▶ RECORD SET:
□ □ □ □
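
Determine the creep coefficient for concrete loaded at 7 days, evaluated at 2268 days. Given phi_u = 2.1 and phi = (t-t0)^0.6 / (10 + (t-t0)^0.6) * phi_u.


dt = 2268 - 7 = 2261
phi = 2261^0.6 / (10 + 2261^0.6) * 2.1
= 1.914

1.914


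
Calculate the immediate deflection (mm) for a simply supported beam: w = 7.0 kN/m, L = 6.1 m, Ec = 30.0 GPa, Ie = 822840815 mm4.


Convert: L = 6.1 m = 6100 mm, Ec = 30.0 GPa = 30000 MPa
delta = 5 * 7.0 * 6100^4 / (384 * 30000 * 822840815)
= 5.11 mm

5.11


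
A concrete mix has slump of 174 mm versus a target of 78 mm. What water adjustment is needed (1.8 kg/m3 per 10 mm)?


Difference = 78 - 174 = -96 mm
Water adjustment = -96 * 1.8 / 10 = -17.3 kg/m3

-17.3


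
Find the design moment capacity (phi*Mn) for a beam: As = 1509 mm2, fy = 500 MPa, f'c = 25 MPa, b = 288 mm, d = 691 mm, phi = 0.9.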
□ □ □ □
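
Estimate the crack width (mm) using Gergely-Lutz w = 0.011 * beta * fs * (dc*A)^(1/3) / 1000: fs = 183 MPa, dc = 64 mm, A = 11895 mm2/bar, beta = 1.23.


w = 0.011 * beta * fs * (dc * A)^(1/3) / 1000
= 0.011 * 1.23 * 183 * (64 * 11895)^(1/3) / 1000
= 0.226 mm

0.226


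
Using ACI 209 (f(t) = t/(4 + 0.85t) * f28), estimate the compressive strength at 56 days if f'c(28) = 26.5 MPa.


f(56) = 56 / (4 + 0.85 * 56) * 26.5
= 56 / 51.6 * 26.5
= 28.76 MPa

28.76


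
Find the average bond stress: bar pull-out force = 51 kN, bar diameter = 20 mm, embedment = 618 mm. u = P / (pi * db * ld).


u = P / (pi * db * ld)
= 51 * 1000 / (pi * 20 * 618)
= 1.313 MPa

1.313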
□ □ □ □
Would you please copy, word for word, everything above from the line containing "Calculate the immediate" down to the line containing "Find the design", those two lines included?

▶ EXPECTED ANSWER:
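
Calculate the immediate deflection (mm) for a simply supported beam: w = 7.0 kN/m, L = 6.1 m, Ec = 30.0 GPa, Ie = 822840815 mm4.


Convert: L = 6.1 m = 6100 mm, Ec = 30.0 GPa = 30000 MPa
delta = 5 * 7.0 * 6100^4 / (384 * 30000 * 822840815)
= 5.11 mm

5.11


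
A concrete mix has slump of 174 mm versus a target of 78 mm. What water adjustment is needed (1.8 kg/m3 per 10 mm)?


Difference = 78 - 174 = -96 mm
Water adjustment = -96 * 1.8 / 10 = -17.3 kg/m3

-17.3


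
Find the design moment capacity (phi*Mn) for a beam: As = 1509 mm2, fy = 500 MPa, f'c = 25 MPa, b = 288 mm, d = 691 mm, phi = 0.9.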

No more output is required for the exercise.